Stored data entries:

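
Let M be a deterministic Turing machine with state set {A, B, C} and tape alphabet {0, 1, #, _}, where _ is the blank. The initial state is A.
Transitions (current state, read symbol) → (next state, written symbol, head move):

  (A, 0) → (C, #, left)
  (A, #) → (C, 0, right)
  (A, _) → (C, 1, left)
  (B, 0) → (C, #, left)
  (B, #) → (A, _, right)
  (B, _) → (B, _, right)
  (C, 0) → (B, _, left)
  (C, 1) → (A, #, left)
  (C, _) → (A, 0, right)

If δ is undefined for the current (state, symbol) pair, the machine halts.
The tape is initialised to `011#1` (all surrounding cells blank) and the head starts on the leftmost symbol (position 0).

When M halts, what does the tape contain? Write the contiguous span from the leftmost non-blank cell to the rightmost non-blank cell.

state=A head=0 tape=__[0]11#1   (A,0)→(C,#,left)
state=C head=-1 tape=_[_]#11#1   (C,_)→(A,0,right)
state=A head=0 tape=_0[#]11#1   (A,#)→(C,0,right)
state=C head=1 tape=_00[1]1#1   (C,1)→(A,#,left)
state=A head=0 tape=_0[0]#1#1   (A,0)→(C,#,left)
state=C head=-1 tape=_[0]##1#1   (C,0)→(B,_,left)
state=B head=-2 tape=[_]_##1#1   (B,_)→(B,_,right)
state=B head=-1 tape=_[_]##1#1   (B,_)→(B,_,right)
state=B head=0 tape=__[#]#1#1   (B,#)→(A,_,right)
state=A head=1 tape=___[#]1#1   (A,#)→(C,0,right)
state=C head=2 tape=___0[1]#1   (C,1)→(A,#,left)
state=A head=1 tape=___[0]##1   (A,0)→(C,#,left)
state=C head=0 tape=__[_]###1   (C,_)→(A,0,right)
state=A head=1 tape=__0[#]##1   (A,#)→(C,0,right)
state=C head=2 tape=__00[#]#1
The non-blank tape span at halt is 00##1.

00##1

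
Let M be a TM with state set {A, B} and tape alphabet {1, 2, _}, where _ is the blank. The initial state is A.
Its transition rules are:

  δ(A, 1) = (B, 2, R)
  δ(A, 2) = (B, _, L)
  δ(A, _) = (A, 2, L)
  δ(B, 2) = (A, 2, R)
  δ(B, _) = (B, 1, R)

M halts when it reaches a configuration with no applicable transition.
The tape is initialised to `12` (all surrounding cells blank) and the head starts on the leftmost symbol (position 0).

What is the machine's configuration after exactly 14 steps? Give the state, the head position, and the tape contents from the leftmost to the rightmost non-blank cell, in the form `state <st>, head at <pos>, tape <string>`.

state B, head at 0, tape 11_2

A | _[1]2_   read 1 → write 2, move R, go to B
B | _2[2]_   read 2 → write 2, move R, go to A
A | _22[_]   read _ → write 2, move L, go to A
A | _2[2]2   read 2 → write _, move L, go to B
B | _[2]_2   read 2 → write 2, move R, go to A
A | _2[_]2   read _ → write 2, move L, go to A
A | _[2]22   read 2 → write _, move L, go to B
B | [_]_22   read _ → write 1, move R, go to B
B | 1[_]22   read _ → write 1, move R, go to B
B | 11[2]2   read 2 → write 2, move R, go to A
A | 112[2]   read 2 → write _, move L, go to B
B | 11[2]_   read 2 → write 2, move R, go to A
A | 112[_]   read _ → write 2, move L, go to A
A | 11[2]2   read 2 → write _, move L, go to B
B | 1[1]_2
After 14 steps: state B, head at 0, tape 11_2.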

Problem to work on: The full set of records above must be reproduced exactly in the reply.

Result of this task:
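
Let M be a deterministic Turing machine with state set {A, B, C} and tape alphabet {0, 1, #, _}, where _ is the blank. The initial state is A.
Transitions (current state, read symbol) → (next state, written symbol, head move):

  (A, 0) → (C, #, left)
  (A, #) → (C, 0, right)
  (A, _) → (C, 1, left)
  (B, 0) → (C, #, left)
  (B, #) → (A, _, right)
  (B, _) → (B, _, right)
  (C, 0) → (B, _, left)
  (C, 1) → (A, #, left)
  (C, _) → (A, 0, right)

If δ is undefined for the current (state, symbol) pair, the machine halts.
The tape is initialised to `011#1` (all surrounding cells blank) and the head starts on the leftmost symbol (position 0).

When M halts, what does the tape contain? Write the contiguous span from the leftmost non-blank cell to the rightmost non-blank cell.

state=A head=0 tape=__[0]11#1   (A,0)→(C,#,left)
state=C head=-1 tape=_[_]#11#1   (C,_)→(A,0,right)
state=A head=0 tape=_0[#]11#1   (A,#)→(C,0,right)
state=C head=1 tape=_00[1]1#1   (C,1)→(A,#,left)
state=A head=0 tape=_0[0]#1#1   (A,0)→(C,#,left)
state=C head=-1 tape=_[0]##1#1   (C,0)→(B,_,left)
state=B head=-2 tape=[_]_##1#1   (B,_)→(B,_,right)
state=B head=-1 tape=_[_]##1#1   (B,_)→(B,_,right)
state=B head=0 tape=__[#]#1#1   (B,#)→(A,_,right)
state=A head=1 tape=___[#]1#1   (A,#)→(C,0,right)
state=C head=2 tape=___0[1]#1   (C,1)→(A,#,left)
state=A head=1 tape=___[0]##1   (A,0)→(C,#,left)
state=C head=0 tape=__[_]###1   (C,_)→(A,0,right)
state=A head=1 tape=__0[#]##1   (A,#)→(C,0,right)
state=C head=2 tape=__00[#]#1
The non-blank tape span at halt is 00##1.

00##1

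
Let M be a TM with state set {A, B} and tape alphabet {1, 2, _}, where _ is the blank. The initial state is A.
Its transition rules are:

  δ(A, 1) = (B, 2, R)
  δ(A, 2) = (B, _, L)
  δ(A, _) = (A, 2, L)
  δ(B, 2) = (A, 2, R)
  δ(B, _) = (B, 1, R)

M halts when it reaches a configuration with no applicable transition.
The tape is initialised to `12` (all surrounding cells blank) and the head starts on the leftmost symbol (position 0).

What is the machine's configuration after exactly 14 steps? Give the state, the head position, and the tape contents from the leftmost to the rightmost non-blank cell, in the form `state <st>, head at <pos>, tape <string>`.

state B, head at 0, tape 11_2

A | _[1]2_   read 1 → write 2, move R, go to B
B | _2[2]_   read 2 → write 2, move R, go to A
A | _22[_]   read _ → write 2, move L, go to A
A | _2[2]2   read 2 → write _, move L, go to B
B | _[2]_2   read 2 → write 2, move R, go to A
A | _2[_]2   read _ → write 2, move L, go to A
A | _[2]22   read 2 → write _, move L, go to B
B | [_]_22   read _ → write 1, move R, go to B
B | 1[_]22   read _ → write 1, move R, go to B
B | 11[2]2   read 2 → write 2, move R, go to A
A | 112[2]   read 2 → write _, move L, go to B
B | 11[2]_   read 2 → write 2, move R, go to A
A | 112[_]   read _ → write 2, move L, go to A
A | 11[2]2   read 2 → write _, move L, go to B
B | 1[1]_2
After 14 steps: state B, head at 0, tape 11_2.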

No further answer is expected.